[RECORD SET — start]

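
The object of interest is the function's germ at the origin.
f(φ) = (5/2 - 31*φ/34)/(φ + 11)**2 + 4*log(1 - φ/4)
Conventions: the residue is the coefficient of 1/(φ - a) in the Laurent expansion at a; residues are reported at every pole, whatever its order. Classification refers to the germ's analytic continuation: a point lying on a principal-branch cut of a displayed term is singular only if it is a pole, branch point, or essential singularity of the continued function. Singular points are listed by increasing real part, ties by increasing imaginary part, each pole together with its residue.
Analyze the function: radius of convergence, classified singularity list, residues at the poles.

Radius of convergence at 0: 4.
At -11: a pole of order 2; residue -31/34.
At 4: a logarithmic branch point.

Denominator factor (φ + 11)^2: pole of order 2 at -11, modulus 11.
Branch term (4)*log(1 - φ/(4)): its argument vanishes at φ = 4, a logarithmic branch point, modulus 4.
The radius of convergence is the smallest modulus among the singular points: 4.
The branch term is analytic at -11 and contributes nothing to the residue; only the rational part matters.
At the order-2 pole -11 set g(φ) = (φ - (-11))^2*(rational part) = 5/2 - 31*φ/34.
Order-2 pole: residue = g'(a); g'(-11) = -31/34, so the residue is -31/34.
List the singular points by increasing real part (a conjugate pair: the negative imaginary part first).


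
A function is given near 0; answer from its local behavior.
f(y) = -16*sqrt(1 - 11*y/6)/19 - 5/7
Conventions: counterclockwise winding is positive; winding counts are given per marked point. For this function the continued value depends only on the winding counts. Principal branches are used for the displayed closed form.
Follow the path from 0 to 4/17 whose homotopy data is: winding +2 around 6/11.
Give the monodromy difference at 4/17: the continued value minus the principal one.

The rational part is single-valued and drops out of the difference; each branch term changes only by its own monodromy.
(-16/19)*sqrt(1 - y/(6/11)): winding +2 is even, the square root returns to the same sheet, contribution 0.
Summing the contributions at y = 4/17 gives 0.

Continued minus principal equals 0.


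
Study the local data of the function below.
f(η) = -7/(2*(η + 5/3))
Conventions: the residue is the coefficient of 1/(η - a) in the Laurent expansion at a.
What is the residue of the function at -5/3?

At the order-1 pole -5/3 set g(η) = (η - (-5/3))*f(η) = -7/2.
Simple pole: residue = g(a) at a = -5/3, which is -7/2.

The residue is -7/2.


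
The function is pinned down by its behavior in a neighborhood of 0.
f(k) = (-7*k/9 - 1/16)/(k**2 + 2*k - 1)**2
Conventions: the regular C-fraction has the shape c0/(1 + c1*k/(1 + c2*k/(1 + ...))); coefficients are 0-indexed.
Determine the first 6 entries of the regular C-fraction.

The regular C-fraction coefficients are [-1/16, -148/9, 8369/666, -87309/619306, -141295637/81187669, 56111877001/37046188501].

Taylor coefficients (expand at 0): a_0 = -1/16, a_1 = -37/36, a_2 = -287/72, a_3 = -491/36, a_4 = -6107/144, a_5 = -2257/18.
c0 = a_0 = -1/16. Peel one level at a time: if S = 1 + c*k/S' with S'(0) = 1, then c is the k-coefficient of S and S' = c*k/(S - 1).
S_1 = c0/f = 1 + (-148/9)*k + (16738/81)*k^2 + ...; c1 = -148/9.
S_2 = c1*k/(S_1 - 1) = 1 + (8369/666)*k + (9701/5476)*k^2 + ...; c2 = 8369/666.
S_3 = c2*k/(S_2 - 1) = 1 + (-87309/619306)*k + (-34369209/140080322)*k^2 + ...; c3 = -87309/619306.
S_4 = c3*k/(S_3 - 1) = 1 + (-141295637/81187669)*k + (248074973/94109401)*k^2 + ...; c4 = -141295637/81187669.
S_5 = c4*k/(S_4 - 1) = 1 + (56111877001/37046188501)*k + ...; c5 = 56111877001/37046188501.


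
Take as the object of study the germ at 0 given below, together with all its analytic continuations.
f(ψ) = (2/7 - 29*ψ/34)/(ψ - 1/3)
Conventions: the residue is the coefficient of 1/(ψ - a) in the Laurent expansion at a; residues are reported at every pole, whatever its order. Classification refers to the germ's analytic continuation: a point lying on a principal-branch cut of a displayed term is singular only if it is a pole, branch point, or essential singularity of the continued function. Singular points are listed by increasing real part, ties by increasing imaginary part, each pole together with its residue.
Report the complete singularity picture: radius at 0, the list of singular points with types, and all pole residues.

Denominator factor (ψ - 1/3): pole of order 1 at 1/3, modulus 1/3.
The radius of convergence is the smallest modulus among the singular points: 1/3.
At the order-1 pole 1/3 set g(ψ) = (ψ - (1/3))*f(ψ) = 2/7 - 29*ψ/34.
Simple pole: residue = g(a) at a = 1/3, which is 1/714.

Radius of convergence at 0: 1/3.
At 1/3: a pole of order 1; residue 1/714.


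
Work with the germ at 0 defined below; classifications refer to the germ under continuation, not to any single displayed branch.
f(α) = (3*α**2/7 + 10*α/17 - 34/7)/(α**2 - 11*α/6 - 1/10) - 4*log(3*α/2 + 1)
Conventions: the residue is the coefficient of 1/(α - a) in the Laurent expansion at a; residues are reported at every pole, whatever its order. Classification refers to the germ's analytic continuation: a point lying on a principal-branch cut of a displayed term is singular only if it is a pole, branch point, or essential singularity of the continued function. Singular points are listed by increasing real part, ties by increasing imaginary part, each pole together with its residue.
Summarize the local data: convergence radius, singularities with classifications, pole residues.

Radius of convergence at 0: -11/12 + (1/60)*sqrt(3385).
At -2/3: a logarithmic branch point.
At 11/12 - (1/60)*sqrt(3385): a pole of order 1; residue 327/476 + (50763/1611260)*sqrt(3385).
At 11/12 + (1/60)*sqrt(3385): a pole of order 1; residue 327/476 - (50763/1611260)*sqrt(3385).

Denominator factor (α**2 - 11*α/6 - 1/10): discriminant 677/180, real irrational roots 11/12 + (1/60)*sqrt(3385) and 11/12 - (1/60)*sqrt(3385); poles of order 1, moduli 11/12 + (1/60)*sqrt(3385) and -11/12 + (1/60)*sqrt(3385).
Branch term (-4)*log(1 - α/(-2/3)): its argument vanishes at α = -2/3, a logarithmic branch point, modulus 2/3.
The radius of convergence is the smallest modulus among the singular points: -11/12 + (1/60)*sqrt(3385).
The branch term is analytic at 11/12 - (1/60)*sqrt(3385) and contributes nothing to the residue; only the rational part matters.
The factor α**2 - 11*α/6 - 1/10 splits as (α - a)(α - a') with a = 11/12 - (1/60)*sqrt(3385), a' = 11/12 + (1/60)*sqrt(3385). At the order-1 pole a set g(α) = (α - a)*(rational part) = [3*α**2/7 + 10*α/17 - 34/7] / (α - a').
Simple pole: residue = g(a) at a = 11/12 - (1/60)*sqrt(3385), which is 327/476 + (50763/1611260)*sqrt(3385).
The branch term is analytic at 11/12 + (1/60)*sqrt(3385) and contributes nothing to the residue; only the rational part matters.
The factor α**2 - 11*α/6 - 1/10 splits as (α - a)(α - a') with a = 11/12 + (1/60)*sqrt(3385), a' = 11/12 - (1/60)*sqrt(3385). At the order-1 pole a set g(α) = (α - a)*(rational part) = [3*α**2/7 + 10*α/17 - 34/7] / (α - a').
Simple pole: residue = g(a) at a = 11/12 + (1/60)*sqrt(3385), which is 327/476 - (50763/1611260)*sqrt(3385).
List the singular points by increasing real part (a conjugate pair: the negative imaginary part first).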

[RECORD SET — finish]

| TRY IT |
Take the lines above from the one containing "f(η) = -7/(2*(η + 5/3))" to the one containing "Conventions: the residue is the coefficient of 1/(η" and retype them exactly, both ends included, with nothing added.

| ANSWER FOR THIS EXERCISE |
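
f(η) = -7/(2*(η + 5/3))
Conventions: the residue is the coefficient of 1/(η - a) in the Laurent expansion at a.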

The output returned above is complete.